**Task description**
Find each line below that includes "transition", then copy it.
----------------
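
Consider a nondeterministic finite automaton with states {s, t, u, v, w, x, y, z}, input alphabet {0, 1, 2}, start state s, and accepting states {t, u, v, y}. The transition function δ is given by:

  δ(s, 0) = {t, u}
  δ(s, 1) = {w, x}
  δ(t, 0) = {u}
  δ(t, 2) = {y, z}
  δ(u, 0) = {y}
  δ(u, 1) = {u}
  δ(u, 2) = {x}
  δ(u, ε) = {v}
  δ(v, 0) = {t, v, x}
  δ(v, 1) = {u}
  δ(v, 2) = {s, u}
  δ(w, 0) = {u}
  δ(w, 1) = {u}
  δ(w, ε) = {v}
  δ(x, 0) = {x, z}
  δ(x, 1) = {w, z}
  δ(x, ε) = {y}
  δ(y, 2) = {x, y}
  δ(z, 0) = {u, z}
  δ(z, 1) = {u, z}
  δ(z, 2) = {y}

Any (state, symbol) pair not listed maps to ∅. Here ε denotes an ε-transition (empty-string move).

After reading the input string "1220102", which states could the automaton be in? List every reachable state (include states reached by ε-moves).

{s, u, v, x, y, z}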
----------------
**Solution to the problem**
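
Consider a nondeterministic finite automaton with states {s, t, u, v, w, x, y, z}, input alphabet {0, 1, 2}, start state s, and accepting states {t, u, v, y}. The transition function δ is given by:
Any (state, symbol) pair not listed maps to ∅. Here ε denotes an ε-transition (empty-string move).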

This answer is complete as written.